What to do: Only the lines from the one containing "The following operations" through the final line of the entries below are wanted, each copied exactly.

-- Data supplied follows --

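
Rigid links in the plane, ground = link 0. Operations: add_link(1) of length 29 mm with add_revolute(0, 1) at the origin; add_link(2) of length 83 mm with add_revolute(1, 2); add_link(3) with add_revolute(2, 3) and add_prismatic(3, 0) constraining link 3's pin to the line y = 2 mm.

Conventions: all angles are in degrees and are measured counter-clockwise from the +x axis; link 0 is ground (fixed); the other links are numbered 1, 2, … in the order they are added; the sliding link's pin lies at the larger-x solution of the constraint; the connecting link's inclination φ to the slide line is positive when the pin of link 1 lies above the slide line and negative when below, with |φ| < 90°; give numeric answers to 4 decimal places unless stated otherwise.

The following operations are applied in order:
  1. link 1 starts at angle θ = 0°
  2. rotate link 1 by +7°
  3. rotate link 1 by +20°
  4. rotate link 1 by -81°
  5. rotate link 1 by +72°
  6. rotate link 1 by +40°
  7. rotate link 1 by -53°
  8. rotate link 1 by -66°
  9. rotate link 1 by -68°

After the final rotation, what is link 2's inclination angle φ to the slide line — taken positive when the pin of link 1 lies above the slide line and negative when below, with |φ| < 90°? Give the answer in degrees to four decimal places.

geometry: r = 29 mm, L = 83 mm, e = 2 mm; θ starts at 0°
rotate link 1 by +7°: θ ← 0° +7° = 7°
rotate link 1 by +20°: θ ← 7° +20° = 27°
rotate link 1 by -81°: θ ← 27° -81° = -54°
rotate link 1 by +72°: θ ← -54° +72° = 18°
rotate link 1 by +40°: θ ← 18° +40° = 58°
rotate link 1 by -53°: θ ← 58° -53° = 5°
rotate link 1 by -66°: θ ← 5° -66° = -61°
rotate link 1 by -68°: θ ← -61° -68° = -129°
h = r sin θ − e = -22.537233 − 2 = -24.537233
sin φ = h / L = -24.537233 / 83 = -0.29562931
φ = arcsin(-0.29562931) = -17.195277°

-17.1953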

-- Data supplied concluded --

Exercise output:
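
The following operations are applied in order:
  1. link 1 starts at angle θ = 0°
  2. rotate link 1 by +7°
  3. rotate link 1 by +20°
  4. rotate link 1 by -81°
  5. rotate link 1 by +72°
  6. rotate link 1 by +40°
  7. rotate link 1 by -53°
  8. rotate link 1 by -66°
  9. rotate link 1 by -68°

After the final rotation, what is link 2's inclination angle φ to the slide line — taken positive when the pin of link 1 lies above the slide line and negative when below, with |φ| < 90°? Give the answer in degrees to four decimal places.

geometry: r = 29 mm, L = 83 mm, e = 2 mm; θ starts at 0°
rotate link 1 by +7°: θ ← 0° +7° = 7°
rotate link 1 by +20°: θ ← 7° +20° = 27°
rotate link 1 by -81°: θ ← 27° -81° = -54°
rotate link 1 by +72°: θ ← -54° +72° = 18°
rotate link 1 by +40°: θ ← 18° +40° = 58°
rotate link 1 by -53°: θ ← 58° -53° = 5°
rotate link 1 by -66°: θ ← 5° -66° = -61°
rotate link 1 by -68°: θ ← -61° -68° = -129°
h = r sin θ − e = -22.537233 − 2 = -24.537233
sin φ = h / L = -24.537233 / 83 = -0.29562931
φ = arcsin(-0.29562931) = -17.195277°

-17.1953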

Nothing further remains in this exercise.